# Try it:
Starting with the line that contains "Level 1-5 —" and stopping after the line that contains "Level 8-9 —", copy the entries below exactly. Include nothing else.

# Available data:
• • • • •
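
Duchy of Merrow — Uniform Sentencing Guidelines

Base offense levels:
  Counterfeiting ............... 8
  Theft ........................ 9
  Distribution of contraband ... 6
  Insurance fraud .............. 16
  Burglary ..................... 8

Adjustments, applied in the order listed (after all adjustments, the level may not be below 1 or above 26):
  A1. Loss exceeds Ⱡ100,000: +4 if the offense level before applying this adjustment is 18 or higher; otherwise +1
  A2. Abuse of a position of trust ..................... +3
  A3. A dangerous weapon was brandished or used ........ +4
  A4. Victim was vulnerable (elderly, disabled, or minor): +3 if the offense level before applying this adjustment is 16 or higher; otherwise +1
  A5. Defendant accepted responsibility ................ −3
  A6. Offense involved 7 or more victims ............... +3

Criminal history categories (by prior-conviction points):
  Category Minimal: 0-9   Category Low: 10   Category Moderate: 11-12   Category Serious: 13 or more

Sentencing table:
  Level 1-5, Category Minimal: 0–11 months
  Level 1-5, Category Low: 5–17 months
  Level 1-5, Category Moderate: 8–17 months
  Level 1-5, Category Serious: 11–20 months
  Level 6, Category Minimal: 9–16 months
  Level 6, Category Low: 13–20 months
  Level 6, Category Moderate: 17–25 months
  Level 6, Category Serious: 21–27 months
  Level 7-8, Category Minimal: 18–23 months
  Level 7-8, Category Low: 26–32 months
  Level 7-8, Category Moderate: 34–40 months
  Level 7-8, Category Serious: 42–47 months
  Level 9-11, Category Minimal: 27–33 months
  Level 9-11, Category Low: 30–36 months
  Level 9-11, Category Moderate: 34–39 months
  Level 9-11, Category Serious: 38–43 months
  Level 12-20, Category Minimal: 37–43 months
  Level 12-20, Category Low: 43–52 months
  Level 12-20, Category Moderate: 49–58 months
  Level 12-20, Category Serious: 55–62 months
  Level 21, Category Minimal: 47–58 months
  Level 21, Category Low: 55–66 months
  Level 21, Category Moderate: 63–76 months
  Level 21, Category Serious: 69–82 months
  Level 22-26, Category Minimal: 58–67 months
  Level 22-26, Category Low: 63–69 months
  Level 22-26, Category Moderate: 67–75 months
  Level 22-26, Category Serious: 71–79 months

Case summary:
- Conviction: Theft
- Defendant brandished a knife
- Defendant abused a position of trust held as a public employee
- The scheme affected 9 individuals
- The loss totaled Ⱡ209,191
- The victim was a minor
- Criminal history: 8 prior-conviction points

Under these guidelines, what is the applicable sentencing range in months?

58-67 months

Base offense level for theft: 9.
A1 applies (level before this adjustment is 9 < 18, so +1): 9 + 1 = 10.
A2 applies: 10 + 3 = 13.
A3 applies: 13 + 4 = 17.
A4 applies (level before this adjustment is 17 ≥ 16, so +3): 17 + 3 = 20.
A5 does not apply.
A6 applies: 20 + 3 = 23.
Final offense level: 23.
Criminal history: 8 prior points → Category Minimal (0-9).
Level 23 falls in the 22-26 band.
Grid: Level 22-26 × Category Minimal = 58-67 months.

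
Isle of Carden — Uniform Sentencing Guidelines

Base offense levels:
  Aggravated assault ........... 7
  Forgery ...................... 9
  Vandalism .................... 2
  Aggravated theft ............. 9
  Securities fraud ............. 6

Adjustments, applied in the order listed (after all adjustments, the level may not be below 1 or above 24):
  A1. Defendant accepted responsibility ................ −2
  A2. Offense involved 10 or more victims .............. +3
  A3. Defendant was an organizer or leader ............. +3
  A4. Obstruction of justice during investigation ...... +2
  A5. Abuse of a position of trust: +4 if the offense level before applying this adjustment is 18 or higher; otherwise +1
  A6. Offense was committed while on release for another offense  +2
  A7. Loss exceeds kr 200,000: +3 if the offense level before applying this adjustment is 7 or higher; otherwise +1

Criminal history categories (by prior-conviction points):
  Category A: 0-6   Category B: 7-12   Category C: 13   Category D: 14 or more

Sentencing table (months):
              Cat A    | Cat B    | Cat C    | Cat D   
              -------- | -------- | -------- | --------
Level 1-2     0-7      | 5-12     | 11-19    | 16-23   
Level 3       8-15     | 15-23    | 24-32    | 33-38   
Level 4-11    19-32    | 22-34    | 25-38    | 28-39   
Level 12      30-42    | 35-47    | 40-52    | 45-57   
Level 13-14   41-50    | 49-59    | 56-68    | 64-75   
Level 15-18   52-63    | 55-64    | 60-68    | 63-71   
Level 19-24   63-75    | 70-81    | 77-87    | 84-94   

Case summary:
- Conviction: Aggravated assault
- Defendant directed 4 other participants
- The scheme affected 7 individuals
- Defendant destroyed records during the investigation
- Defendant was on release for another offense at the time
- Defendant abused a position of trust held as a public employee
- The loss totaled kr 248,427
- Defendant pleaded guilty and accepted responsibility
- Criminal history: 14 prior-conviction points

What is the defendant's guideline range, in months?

Base offense level for aggravated assault: 7.
A1 applies: 7 − 2 = 5.
A2 does not apply.
A3 applies: 5 + 3 = 8.
A4 applies: 8 + 2 = 10.
A5 applies (level before this adjustment is 10 < 18, so +1): 10 + 1 = 11.
A6 applies: 11 + 2 = 13.
A7 applies (level before this adjustment is 13 ≥ 7, so +3): 13 + 3 = 16.
Final offense level: 16.
Criminal history: 14 prior points → Category D (14+).
Level 16 falls in the 15-18 band.
Grid: Level 15-18 × Category D = 63-71 months.

63-71 months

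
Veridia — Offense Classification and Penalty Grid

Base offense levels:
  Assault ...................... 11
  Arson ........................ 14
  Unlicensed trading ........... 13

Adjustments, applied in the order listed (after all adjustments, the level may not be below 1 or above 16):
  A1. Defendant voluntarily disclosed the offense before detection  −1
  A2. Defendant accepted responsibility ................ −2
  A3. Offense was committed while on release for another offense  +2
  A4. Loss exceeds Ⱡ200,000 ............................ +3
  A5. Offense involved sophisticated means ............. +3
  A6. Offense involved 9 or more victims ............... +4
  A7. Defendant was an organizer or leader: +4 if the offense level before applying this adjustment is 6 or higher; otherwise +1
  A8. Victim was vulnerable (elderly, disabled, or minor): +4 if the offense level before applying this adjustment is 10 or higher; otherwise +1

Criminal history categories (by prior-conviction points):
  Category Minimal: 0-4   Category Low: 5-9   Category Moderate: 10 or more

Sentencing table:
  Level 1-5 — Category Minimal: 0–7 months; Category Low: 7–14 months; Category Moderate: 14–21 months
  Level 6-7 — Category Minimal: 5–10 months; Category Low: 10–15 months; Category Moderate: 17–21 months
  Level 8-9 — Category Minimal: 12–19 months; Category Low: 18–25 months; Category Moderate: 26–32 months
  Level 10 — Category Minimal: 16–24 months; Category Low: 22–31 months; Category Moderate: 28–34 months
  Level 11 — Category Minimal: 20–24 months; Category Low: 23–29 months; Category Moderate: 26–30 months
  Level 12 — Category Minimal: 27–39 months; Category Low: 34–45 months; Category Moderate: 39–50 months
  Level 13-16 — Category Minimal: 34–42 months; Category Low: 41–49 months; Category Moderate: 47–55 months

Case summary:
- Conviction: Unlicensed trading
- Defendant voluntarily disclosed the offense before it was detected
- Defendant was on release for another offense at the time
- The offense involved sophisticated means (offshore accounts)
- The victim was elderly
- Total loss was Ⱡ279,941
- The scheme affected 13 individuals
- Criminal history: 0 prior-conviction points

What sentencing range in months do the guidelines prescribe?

34-42 months

Base offense level for unlicensed trading: 13.
A1 applies: 13 − 1 = 12.
A3 applies: 12 + 2 = 14.
A4 applies: 14 + 3 = 17.
A5 applies: 17 + 3 = 20.
A6 applies: 20 + 4 = 24.
A8 applies (level before this adjustment is 24 ≥ 10, so +4): 24 + 4 = 28.
Level 28 exceeds the maximum of 16; capped at 16.
Final offense level: 16.
Criminal history: 0 prior points → Category Minimal (0-4).
Level 16 falls in the 13-16 band.
Grid: Level 13-16 × Category Minimal = 34-42 months.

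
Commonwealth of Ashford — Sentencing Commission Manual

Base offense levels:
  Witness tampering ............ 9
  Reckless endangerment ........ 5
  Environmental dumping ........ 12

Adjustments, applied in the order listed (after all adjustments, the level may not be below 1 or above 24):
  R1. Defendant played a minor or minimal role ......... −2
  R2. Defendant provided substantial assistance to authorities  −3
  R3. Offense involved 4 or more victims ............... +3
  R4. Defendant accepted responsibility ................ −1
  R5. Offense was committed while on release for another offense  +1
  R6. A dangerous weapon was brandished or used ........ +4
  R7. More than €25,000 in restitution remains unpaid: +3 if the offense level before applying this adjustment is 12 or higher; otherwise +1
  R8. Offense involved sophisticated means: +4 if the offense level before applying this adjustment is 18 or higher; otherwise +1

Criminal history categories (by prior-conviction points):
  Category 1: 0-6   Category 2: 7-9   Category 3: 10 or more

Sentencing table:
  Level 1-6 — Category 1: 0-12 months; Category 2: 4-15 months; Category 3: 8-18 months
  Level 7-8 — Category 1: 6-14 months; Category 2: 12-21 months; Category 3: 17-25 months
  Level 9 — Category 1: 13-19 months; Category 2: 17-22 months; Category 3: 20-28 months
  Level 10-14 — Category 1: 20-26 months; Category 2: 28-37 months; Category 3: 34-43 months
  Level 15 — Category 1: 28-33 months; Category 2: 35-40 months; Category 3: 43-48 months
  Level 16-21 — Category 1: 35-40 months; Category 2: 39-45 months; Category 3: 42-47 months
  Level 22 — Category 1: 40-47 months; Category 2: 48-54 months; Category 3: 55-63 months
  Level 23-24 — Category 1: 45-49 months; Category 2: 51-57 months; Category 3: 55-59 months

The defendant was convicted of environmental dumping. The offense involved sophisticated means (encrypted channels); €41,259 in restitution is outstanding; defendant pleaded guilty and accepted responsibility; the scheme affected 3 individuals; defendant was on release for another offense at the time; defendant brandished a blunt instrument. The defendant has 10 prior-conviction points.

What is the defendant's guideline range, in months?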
• • • • •
# Exercise response:
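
  Level 1-5 — Category Minimal: 0–7 months; Category Low: 7–14 months; Category Moderate: 14–21 months
  Level 6-7 — Category Minimal: 5–10 months; Category Low: 10–15 months; Category Moderate: 17–21 months
  Level 8-9 — Category Minimal: 12–19 months; Category Low: 18–25 months; Category Moderate: 26–32 months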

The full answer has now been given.